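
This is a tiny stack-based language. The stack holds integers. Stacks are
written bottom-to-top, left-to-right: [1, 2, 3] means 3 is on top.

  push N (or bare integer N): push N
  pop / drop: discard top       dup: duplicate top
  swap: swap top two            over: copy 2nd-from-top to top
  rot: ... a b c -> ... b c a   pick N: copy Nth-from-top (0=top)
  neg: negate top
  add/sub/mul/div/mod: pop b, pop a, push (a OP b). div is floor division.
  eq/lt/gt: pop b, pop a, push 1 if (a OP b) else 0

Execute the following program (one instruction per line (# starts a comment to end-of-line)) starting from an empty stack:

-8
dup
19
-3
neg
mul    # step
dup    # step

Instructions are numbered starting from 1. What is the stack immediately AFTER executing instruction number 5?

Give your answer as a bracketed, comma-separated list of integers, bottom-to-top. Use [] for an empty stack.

Answer: [-8, -8, 19, 3]

Derivation:
Step 1 ('-8'): [-8]
Step 2 ('dup'): [-8, -8]
Step 3 ('19'): [-8, -8, 19]
Step 4 ('-3'): [-8, -8, 19, -3]
Step 5 ('neg'): [-8, -8, 19, 3]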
*-*-*
> **How to complete this task**
Show every line of the entries above where the word "instruction" occurs.

> **Solution for this task**
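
Execute the following program (one instruction per line (# starts a comment to end-of-line)) starting from an empty stack:
Instructions are numbered starting from 1. What is the stack immediately AFTER executing instruction number 5?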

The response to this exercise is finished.